[Recorded data]

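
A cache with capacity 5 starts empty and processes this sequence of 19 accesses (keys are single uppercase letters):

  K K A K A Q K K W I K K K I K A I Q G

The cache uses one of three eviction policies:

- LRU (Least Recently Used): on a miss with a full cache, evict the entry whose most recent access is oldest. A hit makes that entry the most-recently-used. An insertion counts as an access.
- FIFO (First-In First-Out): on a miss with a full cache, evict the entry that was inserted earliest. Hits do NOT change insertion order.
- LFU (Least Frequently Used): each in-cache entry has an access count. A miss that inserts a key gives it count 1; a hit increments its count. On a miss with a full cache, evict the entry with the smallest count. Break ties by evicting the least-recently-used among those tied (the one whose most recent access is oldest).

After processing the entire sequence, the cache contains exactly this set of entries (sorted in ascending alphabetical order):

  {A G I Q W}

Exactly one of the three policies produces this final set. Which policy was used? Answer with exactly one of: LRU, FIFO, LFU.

Simulating under each policy and comparing final sets:
  LRU: final set = {A G I K Q} -> differs
  FIFO: final set = {A G I Q W} -> MATCHES target
  LFU: final set = {A G I K Q} -> differs
Only FIFO produces the target set.

Answer: FIFO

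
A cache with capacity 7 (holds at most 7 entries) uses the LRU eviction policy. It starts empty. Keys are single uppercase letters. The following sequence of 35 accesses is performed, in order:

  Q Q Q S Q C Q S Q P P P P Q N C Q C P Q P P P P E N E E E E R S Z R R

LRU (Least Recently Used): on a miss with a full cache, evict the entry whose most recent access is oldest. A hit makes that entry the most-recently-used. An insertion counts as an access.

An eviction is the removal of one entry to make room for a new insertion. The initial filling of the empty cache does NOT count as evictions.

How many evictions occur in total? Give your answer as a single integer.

LRU simulation (capacity=7):
  1. access Q: MISS. Cache (LRU->MRU): [Q]
  2. access Q: HIT. Cache (LRU->MRU): [Q]
  3. access Q: HIT. Cache (LRU->MRU): [Q]
  4. access S: MISS. Cache (LRU->MRU): [Q S]
  5. access Q: HIT. Cache (LRU->MRU): [S Q]
  6. access C: MISS. Cache (LRU->MRU): [S Q C]
  7. access Q: HIT. Cache (LRU->MRU): [S C Q]
  8. access S: HIT. Cache (LRU->MRU): [C Q S]
  9. access Q: HIT. Cache (LRU->MRU): [C S Q]
  10. access P: MISS. Cache (LRU->MRU): [C S Q P]
  11. access P: HIT. Cache (LRU->MRU): [C S Q P]
  12. access P: HIT. Cache (LRU->MRU): [C S Q P]
  13. access P: HIT. Cache (LRU->MRU): [C S Q P]
  14. access Q: HIT. Cache (LRU->MRU): [C S P Q]
  15. access N: MISS. Cache (LRU->MRU): [C S P Q N]
  16. access C: HIT. Cache (LRU->MRU): [S P Q N C]
  17. access Q: HIT. Cache (LRU->MRU): [S P N C Q]
  18. access C: HIT. Cache (LRU->MRU): [S P N Q C]
  19. access P: HIT. Cache (LRU->MRU): [S N Q C P]
  20. access Q: HIT. Cache (LRU->MRU): [S N C P Q]
  21. access P: HIT. Cache (LRU->MRU): [S N C Q P]
  22. access P: HIT. Cache (LRU->MRU): [S N C Q P]
  23. access P: HIT. Cache (LRU->MRU): [S N C Q P]
  24. access P: HIT. Cache (LRU->MRU): [S N C Q P]
  25. access E: MISS. Cache (LRU->MRU): [S N C Q P E]
  26. access N: HIT. Cache (LRU->MRU): [S C Q P E N]
  27. access E: HIT. Cache (LRU->MRU): [S C Q P N E]
  28. access E: HIT. Cache (LRU->MRU): [S C Q P N E]
  29. access E: HIT. Cache (LRU->MRU): [S C Q P N E]
  30. access E: HIT. Cache (LRU->MRU): [S C Q P N E]
  31. access R: MISS. Cache (LRU->MRU): [S C Q P N E R]
  32. access S: HIT. Cache (LRU->MRU): [C Q P N E R S]
  33. access Z: MISS, evict C. Cache (LRU->MRU): [Q P N E R S Z]
  34. access R: HIT. Cache (LRU->MRU): [Q P N E S Z R]
  35. access R: HIT. Cache (LRU->MRU): [Q P N E S Z R]
Total: 27 hits, 8 misses, 1 evictions

Answer: 1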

[What is needed] Find how many lines of the material carry the string "starts". Only the number should be in the answer.

[Answer to the exercise] 2